Brief — When a line in the material contains the word "corners", copy it.

Provided records —
BEGIN
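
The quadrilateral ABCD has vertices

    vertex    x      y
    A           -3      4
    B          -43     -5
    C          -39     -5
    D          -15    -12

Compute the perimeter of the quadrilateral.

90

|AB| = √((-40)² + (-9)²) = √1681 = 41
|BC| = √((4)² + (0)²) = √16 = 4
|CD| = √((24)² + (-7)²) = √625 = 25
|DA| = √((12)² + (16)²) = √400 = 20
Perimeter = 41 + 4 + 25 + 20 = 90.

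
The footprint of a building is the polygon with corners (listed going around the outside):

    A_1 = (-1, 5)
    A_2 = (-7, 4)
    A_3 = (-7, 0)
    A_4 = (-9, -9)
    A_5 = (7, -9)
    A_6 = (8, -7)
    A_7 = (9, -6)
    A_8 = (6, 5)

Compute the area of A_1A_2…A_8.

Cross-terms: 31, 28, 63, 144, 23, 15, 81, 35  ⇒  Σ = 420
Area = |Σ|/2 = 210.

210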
END
BEGIN
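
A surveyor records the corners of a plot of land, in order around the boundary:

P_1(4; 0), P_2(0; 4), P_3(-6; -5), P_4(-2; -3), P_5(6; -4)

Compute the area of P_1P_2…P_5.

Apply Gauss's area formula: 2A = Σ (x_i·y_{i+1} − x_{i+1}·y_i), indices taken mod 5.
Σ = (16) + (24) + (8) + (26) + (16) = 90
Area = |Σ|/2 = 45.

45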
END
The answer —
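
The footprint of a building is the polygon with corners (listed going around the outside):
A surveyor records the corners of a plot of land, in order around the boundary: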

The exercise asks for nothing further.